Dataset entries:

• • • • • • •

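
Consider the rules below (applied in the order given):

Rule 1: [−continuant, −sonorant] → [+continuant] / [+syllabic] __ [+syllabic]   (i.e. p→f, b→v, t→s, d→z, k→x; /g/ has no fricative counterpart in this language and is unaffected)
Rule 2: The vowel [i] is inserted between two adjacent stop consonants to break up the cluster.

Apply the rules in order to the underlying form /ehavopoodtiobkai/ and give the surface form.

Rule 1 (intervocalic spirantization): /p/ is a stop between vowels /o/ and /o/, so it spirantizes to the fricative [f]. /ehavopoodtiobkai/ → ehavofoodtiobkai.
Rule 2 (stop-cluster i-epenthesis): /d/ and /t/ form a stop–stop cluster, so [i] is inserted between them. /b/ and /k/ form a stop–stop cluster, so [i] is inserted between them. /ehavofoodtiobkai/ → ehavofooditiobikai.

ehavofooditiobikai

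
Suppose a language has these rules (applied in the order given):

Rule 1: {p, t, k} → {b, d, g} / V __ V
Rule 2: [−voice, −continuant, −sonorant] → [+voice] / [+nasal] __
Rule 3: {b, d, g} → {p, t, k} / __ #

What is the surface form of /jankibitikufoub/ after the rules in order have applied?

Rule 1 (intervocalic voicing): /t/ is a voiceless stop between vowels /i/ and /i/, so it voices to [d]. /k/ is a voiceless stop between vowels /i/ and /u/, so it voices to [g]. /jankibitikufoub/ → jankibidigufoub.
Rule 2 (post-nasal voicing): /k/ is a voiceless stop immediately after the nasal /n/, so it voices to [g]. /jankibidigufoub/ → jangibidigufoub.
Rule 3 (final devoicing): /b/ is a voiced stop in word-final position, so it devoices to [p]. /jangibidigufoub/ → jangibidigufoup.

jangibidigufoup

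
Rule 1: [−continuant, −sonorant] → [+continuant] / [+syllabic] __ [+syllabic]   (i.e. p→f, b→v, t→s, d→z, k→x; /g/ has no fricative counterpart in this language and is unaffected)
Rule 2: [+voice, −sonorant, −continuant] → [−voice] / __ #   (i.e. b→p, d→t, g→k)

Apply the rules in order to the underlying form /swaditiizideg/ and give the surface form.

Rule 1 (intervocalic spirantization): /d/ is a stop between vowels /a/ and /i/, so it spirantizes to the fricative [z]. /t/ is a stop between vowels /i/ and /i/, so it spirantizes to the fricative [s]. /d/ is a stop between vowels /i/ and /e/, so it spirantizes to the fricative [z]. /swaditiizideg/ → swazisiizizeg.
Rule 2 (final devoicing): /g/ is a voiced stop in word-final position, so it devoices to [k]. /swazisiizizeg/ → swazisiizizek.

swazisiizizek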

• • • • • • •

Task item.
The answer must be the lines from the one containing "Apply the rules in order to the underlying form /swaditiizideg/" through the last line of the records, copied exactly, with nothing else.

Task solution.
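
Apply the rules in order to the underlying form /swaditiizideg/ and give the surface form.

Rule 1 (intervocalic spirantization): /d/ is a stop between vowels /a/ and /i/, so it spirantizes to the fricative [z]. /t/ is a stop between vowels /i/ and /i/, so it spirantizes to the fricative [s]. /d/ is a stop between vowels /i/ and /e/, so it spirantizes to the fricative [z]. /swaditiizideg/ → swazisiizizeg.
Rule 2 (final devoicing): /g/ is a voiced stop in word-final position, so it devoices to [k]. /swazisiizizeg/ → swazisiizizek.

swazisiizizek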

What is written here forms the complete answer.